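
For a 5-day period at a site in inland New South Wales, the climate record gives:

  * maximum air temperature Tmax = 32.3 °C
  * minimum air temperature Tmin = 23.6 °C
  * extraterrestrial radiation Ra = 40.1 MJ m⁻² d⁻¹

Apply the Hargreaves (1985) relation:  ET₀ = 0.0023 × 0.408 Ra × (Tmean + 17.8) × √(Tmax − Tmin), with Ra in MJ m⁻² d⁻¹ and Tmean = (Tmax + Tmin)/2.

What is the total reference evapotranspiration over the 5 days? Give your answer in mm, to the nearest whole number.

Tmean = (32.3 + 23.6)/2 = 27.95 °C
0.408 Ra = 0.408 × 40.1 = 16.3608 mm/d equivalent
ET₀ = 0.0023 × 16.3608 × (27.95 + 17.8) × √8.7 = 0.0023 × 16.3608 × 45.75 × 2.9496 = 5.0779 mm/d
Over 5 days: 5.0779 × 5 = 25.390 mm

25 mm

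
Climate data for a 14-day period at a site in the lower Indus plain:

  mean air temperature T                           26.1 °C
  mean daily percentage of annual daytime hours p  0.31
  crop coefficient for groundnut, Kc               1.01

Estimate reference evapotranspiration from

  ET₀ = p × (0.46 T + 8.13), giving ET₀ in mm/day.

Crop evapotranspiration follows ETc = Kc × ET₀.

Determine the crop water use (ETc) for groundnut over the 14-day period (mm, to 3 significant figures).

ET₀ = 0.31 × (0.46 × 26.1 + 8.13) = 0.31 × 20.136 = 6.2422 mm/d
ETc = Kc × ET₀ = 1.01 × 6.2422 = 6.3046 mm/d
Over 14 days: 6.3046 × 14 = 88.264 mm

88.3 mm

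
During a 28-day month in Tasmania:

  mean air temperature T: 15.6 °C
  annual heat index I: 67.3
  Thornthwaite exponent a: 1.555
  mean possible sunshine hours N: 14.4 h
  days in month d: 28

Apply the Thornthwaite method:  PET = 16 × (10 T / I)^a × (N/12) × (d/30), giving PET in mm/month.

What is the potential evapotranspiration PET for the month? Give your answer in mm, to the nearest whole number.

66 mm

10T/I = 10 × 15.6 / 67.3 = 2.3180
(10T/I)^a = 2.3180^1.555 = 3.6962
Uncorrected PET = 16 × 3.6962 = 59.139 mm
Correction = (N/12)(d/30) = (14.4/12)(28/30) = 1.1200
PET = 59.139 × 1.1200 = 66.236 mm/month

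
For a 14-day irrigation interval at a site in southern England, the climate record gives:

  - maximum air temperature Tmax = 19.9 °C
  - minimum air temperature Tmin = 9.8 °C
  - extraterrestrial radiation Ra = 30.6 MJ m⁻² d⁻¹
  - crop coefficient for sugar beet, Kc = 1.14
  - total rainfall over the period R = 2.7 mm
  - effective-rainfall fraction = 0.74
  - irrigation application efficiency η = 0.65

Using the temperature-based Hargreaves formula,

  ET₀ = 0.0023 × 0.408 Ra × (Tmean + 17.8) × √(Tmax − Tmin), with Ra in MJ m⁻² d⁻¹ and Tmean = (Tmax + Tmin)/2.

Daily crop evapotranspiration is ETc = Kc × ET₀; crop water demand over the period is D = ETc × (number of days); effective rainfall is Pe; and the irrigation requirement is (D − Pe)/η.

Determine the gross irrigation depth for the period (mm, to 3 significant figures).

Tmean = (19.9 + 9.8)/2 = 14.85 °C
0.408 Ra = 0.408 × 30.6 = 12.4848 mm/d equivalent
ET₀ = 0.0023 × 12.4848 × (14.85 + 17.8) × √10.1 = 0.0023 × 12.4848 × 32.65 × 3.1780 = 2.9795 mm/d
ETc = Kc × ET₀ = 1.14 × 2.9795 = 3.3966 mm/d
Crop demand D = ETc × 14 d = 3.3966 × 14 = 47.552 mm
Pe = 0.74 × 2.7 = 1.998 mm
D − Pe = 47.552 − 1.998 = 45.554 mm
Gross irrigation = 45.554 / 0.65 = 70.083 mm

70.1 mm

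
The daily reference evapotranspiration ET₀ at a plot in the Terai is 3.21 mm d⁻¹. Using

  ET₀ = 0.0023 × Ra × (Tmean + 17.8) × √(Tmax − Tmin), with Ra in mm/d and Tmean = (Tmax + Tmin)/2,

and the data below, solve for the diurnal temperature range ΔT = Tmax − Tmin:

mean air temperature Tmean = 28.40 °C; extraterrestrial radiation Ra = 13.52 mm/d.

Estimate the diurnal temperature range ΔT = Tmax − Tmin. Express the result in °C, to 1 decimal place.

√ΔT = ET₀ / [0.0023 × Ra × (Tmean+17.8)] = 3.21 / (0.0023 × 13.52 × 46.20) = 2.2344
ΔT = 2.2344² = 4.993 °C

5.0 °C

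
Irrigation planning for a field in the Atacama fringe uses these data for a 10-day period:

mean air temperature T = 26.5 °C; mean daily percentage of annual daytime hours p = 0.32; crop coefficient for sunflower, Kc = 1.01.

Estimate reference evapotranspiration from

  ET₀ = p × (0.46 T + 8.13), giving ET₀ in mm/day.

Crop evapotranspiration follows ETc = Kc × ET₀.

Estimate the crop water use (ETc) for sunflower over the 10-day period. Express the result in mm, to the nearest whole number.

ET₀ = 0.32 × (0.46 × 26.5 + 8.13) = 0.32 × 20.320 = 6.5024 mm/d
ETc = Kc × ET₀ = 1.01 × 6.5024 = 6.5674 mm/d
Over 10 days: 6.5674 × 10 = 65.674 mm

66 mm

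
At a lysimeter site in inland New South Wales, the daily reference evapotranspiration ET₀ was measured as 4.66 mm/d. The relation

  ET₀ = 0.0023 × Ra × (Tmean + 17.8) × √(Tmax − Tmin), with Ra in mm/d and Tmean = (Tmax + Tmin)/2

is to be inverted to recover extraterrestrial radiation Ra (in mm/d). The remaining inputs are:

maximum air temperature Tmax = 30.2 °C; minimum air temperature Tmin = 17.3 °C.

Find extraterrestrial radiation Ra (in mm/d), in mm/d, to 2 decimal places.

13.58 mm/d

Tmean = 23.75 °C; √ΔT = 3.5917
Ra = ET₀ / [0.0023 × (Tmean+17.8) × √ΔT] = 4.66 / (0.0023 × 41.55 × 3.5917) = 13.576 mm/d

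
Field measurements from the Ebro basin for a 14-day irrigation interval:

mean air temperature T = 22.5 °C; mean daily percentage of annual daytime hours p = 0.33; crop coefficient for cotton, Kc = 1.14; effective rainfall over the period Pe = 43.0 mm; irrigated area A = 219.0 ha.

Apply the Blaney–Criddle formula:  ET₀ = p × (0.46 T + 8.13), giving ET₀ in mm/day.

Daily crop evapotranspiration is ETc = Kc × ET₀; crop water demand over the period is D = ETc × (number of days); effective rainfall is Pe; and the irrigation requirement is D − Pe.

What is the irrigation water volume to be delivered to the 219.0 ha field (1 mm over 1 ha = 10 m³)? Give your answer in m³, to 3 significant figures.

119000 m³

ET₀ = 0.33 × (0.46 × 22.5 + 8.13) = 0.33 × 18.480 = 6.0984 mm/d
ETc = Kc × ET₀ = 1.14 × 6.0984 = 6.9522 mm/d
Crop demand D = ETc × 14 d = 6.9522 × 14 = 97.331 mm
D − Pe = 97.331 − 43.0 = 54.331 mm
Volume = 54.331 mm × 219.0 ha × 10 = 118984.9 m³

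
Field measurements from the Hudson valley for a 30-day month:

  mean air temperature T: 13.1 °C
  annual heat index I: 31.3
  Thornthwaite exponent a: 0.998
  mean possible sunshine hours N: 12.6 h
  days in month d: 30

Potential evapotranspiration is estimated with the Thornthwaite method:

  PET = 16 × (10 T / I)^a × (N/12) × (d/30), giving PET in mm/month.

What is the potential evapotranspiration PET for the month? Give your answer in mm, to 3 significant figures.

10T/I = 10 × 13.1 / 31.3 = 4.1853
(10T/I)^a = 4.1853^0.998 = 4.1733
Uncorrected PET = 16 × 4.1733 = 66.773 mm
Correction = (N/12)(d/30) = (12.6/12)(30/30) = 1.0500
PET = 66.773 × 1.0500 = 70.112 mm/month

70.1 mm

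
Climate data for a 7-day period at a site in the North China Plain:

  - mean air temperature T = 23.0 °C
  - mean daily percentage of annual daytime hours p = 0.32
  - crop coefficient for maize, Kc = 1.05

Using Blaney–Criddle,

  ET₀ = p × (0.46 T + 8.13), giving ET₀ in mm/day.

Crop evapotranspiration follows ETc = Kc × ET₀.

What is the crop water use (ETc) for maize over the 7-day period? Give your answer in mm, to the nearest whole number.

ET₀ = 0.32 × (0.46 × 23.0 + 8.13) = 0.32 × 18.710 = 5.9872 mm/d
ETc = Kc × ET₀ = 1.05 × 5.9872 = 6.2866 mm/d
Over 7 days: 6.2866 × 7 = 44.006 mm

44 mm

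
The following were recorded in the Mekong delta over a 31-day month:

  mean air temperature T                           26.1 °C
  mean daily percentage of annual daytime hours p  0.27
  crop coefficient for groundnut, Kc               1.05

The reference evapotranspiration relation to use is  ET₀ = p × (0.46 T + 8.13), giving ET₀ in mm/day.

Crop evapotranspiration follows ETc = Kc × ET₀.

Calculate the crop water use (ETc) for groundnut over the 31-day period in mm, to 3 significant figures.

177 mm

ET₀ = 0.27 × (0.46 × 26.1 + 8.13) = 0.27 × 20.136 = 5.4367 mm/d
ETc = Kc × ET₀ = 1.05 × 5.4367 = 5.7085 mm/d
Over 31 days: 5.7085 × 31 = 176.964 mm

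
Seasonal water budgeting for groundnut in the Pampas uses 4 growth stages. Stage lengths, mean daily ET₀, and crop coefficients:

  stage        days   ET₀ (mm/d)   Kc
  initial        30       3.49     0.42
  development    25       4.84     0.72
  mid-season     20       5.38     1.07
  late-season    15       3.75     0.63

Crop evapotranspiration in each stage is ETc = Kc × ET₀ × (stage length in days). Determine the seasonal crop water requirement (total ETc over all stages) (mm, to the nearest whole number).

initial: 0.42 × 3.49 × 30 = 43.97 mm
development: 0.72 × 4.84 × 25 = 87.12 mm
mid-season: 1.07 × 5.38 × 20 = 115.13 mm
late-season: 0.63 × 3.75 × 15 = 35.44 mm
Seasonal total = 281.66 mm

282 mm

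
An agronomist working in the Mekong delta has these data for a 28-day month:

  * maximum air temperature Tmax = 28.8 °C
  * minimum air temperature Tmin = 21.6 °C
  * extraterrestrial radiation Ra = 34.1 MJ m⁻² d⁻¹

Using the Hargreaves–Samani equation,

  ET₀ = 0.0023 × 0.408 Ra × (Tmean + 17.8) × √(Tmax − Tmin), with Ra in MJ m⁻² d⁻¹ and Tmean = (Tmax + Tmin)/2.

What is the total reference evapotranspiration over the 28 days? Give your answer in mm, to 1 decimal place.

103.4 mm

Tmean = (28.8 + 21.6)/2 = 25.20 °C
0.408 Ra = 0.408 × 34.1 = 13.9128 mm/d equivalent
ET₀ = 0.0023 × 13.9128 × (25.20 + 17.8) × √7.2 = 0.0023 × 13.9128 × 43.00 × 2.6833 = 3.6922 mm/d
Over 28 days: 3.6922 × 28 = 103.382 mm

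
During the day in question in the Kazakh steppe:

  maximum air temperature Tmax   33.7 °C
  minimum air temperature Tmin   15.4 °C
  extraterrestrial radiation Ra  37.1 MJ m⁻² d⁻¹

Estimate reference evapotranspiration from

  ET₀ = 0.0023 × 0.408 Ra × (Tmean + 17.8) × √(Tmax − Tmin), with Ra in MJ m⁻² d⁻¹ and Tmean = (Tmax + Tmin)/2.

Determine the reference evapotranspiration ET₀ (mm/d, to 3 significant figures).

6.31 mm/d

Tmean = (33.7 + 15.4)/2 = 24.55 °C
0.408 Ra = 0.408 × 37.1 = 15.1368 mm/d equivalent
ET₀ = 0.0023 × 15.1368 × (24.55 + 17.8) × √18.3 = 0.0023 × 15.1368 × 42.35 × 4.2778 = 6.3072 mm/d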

================================

Reproduce exactly the lines from the beginning of the entries above up to and including the line that contains "During a 28-day".

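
For a 5-day period at a site in inland New South Wales, the climate record gives:

  * maximum air temperature Tmax = 32.3 °C
  * minimum air temperature Tmin = 23.6 °C
  * extraterrestrial radiation Ra = 40.1 MJ m⁻² d⁻¹

Apply the Hargreaves (1985) relation:  ET₀ = 0.0023 × 0.408 Ra × (Tmean + 17.8) × √(Tmax − Tmin), with Ra in MJ m⁻² d⁻¹ and Tmean = (Tmax + Tmin)/2.

What is the total reference evapotranspiration over the 5 days? Give your answer in mm, to the nearest whole number.

Tmean = (32.3 + 23.6)/2 = 27.95 °C
0.408 Ra = 0.408 × 40.1 = 16.3608 mm/d equivalent
ET₀ = 0.0023 × 16.3608 × (27.95 + 17.8) × √8.7 = 0.0023 × 16.3608 × 45.75 × 2.9496 = 5.0779 mm/d
Over 5 days: 5.0779 × 5 = 25.390 mm

25 mm

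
Climate data for a 14-day period at a site in the lower Indus plain:

  mean air temperature T                           26.1 °C
  mean daily percentage of annual daytime hours p  0.31
  crop coefficient for groundnut, Kc               1.01

Estimate reference evapotranspiration from

  ET₀ = p × (0.46 T + 8.13), giving ET₀ in mm/day.

Crop evapotranspiration follows ETc = Kc × ET₀.

Determine the crop water use (ETc) for groundnut over the 14-day period (mm, to 3 significant figures).

ET₀ = 0.31 × (0.46 × 26.1 + 8.13) = 0.31 × 20.136 = 6.2422 mm/d
ETc = Kc × ET₀ = 1.01 × 6.2422 = 6.3046 mm/d
Over 14 days: 6.3046 × 14 = 88.264 mm

88.3 mm

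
During a 28-day month in Tasmania: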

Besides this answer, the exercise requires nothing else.